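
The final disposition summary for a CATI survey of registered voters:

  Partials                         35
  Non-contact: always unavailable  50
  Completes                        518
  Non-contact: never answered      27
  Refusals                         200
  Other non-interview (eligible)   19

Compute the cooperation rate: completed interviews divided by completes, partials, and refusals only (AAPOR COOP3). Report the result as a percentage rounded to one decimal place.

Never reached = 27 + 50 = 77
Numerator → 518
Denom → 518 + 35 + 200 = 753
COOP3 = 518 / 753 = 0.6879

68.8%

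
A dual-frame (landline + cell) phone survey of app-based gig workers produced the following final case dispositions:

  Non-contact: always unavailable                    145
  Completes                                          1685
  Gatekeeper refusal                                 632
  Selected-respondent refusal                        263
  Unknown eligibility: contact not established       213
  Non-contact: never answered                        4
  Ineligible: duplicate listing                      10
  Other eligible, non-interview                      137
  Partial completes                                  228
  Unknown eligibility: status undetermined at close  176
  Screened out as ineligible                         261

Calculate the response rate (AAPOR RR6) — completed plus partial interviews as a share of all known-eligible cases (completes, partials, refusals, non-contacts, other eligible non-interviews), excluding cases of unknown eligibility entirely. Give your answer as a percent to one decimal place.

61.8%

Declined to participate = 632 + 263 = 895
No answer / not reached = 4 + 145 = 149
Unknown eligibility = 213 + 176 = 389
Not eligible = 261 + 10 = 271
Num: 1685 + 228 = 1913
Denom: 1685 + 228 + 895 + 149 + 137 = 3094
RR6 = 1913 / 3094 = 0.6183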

**Work task:**
The answer is the line with "Unknown eligibility: status" plus every line after it to the last line of the entries above, copied exactly and with no other lines.

**Exercise output:**
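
  Unknown eligibility: status undetermined at close  176
  Screened out as ineligible                         261

Calculate the response rate (AAPOR RR6) — completed plus partial interviews as a share of all known-eligible cases (completes, partials, refusals, non-contacts, other eligible non-interviews), excluding cases of unknown eligibility entirely. Give your answer as a percent to one decimal place.

61.8%

Declined to participate = 632 + 263 = 895
No answer / not reached = 4 + 145 = 149
Unknown eligibility = 213 + 176 = 389
Not eligible = 261 + 10 = 271
Num: 1685 + 228 = 1913
Denom: 1685 + 228 + 895 + 149 + 137 = 3094
RR6 = 1913 / 3094 = 0.6183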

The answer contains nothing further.